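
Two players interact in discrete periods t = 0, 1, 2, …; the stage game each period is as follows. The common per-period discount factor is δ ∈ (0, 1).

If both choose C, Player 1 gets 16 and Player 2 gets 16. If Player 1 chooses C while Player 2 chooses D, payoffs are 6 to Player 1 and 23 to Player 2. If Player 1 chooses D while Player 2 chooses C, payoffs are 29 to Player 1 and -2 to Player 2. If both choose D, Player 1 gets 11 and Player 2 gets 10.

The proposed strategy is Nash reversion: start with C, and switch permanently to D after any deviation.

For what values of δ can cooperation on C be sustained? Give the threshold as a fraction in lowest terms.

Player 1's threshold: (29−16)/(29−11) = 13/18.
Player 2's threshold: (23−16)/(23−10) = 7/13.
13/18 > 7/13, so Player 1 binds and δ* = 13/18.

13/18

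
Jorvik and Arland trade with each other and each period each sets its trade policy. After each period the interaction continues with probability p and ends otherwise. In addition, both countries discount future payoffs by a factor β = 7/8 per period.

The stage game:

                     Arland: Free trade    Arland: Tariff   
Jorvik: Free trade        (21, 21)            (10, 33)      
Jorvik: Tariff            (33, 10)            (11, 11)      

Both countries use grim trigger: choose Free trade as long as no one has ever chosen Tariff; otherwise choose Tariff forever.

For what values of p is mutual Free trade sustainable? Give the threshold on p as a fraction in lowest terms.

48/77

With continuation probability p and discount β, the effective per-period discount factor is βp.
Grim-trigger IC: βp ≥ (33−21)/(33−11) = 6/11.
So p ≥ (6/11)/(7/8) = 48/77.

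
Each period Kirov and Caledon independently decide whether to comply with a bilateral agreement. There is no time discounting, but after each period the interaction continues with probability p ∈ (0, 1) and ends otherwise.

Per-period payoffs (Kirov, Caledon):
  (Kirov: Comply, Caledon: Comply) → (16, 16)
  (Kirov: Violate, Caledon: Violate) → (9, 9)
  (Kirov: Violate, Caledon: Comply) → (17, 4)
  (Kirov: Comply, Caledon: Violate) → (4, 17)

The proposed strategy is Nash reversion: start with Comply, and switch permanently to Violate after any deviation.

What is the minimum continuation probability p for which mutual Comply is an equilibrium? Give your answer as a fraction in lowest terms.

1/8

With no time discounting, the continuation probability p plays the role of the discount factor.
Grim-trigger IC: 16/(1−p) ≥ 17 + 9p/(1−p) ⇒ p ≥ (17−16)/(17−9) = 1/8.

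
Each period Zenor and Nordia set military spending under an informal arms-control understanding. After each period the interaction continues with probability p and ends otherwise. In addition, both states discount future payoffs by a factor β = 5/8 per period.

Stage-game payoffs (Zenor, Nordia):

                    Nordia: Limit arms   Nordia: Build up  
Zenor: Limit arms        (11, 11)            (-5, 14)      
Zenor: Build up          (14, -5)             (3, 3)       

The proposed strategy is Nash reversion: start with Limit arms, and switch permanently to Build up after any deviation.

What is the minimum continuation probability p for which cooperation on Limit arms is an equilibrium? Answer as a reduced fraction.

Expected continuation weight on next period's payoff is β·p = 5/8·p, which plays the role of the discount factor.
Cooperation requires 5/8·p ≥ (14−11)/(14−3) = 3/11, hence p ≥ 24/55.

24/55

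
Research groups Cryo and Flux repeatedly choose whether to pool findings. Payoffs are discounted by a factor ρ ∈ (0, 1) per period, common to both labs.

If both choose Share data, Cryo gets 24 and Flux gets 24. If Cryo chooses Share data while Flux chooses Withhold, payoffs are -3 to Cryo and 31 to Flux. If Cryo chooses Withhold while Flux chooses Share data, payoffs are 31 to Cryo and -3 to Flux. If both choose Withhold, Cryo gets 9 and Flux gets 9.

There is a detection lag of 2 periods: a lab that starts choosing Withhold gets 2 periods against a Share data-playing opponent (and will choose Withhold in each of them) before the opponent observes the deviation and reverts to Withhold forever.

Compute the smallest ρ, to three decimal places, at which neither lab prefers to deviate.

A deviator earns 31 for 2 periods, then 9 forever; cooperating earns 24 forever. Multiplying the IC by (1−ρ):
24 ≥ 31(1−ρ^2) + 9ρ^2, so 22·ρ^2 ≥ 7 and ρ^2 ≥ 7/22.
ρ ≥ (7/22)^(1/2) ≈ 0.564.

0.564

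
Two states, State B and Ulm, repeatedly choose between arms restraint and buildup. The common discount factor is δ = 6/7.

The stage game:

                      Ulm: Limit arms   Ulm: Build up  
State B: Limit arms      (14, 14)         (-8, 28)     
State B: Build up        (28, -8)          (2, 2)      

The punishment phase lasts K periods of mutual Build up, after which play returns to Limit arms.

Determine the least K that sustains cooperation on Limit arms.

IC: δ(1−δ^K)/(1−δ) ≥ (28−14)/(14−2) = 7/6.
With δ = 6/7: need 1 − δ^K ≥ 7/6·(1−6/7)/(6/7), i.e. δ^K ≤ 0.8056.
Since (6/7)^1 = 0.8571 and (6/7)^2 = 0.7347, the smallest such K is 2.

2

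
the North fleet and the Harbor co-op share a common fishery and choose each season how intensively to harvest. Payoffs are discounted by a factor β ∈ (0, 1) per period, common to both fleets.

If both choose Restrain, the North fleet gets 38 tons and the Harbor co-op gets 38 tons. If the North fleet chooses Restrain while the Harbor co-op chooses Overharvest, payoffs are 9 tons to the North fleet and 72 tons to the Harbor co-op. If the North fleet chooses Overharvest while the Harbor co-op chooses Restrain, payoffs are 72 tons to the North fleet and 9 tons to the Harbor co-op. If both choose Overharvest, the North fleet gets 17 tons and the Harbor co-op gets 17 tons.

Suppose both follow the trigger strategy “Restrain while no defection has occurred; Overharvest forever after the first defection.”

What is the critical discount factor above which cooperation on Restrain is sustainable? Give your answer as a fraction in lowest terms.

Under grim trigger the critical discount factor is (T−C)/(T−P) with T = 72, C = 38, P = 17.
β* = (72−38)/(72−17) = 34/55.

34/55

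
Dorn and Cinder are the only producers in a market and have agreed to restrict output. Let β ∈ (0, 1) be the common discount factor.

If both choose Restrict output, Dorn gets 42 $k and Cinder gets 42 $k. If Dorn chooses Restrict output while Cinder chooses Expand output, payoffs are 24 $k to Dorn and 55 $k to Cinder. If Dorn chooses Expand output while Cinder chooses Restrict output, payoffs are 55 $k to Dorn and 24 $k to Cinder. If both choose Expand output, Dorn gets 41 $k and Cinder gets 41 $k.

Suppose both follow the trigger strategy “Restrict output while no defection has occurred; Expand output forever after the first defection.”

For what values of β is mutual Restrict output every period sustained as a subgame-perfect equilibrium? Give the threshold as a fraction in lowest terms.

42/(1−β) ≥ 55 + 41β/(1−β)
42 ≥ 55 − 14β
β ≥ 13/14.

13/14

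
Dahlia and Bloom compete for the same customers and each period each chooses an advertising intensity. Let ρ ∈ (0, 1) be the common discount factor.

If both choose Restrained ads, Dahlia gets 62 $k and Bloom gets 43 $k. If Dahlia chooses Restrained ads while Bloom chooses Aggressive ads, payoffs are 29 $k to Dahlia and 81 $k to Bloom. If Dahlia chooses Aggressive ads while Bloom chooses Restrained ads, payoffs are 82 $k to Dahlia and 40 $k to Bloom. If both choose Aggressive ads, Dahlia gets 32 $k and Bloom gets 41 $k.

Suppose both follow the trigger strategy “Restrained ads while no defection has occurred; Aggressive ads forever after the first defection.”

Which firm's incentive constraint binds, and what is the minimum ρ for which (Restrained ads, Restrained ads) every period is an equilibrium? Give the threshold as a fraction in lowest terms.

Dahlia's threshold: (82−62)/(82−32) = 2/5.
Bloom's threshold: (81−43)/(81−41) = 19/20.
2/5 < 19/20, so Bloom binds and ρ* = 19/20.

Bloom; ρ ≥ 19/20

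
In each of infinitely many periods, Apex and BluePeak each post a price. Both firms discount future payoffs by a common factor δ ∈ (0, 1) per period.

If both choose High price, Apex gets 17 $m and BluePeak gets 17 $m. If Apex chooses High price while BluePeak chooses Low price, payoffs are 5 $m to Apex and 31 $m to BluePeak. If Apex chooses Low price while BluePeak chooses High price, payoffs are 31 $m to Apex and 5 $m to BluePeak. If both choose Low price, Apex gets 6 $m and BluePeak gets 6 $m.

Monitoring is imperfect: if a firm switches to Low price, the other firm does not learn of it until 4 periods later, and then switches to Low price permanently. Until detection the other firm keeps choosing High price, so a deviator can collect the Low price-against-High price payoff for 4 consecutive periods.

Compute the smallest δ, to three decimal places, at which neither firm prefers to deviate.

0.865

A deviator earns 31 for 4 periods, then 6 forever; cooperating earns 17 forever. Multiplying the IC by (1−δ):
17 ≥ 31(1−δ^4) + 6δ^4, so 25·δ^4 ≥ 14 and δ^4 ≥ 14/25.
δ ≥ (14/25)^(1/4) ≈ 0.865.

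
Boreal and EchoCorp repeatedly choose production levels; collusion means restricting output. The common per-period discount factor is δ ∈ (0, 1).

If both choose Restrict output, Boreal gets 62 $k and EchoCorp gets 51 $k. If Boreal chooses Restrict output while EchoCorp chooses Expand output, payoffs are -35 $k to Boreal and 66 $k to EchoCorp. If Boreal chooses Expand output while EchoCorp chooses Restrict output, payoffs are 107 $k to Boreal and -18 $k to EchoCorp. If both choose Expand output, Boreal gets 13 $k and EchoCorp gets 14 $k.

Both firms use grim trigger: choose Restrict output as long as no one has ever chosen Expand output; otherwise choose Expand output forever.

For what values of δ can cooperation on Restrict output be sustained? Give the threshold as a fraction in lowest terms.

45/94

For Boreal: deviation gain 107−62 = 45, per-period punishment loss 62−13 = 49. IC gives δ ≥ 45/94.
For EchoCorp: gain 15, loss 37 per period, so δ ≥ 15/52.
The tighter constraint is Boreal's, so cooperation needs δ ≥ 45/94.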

══════

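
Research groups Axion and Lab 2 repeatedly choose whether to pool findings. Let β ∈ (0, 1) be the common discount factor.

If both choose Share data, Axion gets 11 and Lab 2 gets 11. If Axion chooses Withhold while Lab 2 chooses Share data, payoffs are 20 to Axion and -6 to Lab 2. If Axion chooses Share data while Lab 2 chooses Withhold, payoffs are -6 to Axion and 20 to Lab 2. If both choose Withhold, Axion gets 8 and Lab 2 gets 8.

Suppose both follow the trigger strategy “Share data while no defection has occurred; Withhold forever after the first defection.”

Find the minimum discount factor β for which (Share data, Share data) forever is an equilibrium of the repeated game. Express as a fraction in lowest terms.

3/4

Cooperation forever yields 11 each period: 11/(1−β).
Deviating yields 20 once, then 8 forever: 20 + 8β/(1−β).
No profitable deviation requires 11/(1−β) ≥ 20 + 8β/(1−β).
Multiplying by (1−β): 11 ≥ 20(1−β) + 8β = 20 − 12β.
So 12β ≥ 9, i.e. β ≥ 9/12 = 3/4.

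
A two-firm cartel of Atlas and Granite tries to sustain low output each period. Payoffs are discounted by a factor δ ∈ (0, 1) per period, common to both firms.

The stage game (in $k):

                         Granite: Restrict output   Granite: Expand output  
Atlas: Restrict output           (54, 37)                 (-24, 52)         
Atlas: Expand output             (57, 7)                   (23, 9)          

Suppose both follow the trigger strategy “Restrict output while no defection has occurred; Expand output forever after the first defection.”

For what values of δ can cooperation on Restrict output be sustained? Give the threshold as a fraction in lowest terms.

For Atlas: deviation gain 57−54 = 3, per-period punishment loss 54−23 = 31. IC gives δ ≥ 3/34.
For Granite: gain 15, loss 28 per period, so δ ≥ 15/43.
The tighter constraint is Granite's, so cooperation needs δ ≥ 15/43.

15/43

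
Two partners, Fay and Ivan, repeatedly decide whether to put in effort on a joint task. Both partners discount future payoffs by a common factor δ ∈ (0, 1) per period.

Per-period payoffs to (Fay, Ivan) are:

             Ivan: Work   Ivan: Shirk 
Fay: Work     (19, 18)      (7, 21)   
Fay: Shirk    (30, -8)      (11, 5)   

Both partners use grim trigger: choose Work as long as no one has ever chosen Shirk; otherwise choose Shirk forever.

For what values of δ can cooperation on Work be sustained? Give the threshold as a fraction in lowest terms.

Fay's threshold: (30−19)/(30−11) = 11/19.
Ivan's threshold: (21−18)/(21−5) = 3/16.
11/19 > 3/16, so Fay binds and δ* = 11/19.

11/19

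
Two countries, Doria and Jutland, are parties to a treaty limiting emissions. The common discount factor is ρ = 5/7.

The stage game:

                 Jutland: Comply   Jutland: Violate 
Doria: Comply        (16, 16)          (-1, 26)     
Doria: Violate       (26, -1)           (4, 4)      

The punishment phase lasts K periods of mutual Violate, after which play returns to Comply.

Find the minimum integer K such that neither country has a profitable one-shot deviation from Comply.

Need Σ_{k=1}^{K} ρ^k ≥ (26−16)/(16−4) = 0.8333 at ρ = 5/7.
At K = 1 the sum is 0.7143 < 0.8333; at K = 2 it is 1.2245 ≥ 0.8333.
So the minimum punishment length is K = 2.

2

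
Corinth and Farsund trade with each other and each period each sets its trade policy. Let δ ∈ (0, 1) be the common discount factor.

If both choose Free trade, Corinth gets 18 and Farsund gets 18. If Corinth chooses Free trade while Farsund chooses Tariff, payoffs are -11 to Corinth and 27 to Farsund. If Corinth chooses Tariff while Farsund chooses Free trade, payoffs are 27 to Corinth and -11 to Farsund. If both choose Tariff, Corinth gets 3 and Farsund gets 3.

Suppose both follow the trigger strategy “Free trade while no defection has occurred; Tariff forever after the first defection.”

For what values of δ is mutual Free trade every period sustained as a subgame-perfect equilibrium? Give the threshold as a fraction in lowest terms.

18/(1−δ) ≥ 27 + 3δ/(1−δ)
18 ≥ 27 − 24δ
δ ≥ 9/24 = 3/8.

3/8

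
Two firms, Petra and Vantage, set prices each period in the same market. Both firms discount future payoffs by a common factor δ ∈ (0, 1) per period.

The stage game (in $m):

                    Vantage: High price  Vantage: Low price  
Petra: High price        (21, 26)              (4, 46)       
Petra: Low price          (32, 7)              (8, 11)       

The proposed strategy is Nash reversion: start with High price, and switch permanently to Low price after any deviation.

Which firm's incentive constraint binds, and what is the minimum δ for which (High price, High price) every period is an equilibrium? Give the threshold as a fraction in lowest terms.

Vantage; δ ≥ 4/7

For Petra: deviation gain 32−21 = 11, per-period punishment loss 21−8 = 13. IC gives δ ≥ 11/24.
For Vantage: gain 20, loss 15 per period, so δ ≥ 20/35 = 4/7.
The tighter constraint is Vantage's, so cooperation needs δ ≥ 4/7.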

══════

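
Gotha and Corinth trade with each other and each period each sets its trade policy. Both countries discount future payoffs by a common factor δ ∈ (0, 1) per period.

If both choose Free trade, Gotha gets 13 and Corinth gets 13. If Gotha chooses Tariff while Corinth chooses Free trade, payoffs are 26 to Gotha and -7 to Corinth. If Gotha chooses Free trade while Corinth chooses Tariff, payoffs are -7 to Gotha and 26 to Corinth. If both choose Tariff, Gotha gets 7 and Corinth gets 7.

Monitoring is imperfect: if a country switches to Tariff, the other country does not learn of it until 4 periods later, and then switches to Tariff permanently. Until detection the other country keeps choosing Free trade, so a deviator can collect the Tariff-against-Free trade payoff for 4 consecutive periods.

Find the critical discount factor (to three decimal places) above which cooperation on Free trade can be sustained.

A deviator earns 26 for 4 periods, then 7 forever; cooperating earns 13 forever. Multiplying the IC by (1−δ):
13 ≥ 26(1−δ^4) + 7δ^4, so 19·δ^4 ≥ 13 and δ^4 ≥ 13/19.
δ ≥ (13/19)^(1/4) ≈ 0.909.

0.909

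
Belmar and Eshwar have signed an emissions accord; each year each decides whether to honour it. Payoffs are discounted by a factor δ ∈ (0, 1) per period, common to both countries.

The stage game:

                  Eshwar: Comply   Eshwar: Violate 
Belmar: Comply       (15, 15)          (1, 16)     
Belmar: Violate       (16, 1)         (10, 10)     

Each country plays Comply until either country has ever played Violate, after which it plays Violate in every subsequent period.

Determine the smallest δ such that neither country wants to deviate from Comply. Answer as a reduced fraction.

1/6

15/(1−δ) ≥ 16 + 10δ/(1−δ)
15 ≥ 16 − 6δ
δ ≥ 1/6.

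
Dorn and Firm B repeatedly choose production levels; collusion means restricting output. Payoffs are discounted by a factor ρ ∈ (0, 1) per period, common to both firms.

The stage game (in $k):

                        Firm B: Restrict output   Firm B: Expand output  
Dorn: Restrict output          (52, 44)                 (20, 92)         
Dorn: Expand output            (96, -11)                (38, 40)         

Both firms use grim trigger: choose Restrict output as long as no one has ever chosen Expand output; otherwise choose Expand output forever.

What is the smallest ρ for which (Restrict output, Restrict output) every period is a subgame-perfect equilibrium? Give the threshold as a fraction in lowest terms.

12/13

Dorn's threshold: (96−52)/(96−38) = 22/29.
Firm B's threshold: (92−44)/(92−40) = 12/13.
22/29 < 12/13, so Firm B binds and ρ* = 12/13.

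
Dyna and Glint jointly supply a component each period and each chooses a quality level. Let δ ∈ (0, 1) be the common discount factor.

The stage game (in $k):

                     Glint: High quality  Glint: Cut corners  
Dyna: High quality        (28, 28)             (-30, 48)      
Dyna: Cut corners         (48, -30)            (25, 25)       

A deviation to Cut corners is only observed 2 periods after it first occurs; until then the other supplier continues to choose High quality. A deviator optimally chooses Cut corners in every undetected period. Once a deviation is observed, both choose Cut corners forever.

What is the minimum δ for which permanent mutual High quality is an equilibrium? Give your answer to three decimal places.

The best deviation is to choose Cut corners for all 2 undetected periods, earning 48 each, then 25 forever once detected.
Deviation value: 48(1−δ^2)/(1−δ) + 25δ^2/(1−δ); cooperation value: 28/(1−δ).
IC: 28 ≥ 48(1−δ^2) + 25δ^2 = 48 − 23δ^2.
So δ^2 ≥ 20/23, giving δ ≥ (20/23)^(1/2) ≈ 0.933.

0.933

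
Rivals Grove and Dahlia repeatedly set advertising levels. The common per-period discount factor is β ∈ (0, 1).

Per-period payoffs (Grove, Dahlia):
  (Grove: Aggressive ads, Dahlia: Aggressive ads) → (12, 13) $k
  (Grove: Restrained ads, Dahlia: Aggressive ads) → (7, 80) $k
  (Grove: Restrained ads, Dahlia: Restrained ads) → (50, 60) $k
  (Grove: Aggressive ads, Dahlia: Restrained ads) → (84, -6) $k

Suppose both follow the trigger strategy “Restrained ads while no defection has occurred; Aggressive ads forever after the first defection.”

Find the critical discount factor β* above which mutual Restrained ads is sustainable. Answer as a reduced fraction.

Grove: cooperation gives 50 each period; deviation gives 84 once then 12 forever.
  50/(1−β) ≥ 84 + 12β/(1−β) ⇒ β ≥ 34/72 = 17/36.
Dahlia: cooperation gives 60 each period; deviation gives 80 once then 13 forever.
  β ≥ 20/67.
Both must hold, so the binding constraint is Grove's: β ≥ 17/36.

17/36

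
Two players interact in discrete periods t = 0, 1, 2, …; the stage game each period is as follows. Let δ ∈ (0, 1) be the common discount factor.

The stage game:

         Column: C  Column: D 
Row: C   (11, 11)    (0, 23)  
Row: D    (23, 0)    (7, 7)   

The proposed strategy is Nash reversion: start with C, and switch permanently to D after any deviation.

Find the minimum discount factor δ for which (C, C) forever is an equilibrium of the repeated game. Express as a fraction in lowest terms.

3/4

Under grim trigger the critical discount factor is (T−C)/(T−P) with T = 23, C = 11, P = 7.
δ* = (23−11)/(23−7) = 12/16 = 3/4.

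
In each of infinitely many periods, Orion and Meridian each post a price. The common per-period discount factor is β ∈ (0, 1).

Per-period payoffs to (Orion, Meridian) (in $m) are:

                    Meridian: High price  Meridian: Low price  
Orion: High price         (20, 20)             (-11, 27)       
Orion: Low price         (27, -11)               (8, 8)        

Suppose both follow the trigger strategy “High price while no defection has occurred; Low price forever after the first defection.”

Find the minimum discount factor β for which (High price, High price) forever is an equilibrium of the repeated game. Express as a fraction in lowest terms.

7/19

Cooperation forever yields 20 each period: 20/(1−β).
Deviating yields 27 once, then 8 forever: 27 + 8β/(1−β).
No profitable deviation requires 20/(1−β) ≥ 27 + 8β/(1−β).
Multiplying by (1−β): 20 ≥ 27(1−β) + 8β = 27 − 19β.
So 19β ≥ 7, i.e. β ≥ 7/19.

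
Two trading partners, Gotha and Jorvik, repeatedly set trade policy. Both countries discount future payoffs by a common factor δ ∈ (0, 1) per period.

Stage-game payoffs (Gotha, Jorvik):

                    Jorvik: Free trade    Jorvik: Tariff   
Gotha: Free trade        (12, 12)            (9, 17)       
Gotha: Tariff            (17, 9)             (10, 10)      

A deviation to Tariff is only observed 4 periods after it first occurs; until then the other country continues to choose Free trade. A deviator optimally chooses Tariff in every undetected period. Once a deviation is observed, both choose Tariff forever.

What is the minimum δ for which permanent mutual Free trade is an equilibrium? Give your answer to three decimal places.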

══════

» Exercise
Find the word "Belmar" in the entries, and copy every line it shows up in.

» Reply
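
Belmar and Eshwar have signed an emissions accord; each year each decides whether to honour it. Payoffs are discounted by a factor δ ∈ (0, 1) per period, common to both countries.
Belmar: Comply       (15, 15)          (1, 16)     
Belmar: Violate       (16, 1)         (10, 10)     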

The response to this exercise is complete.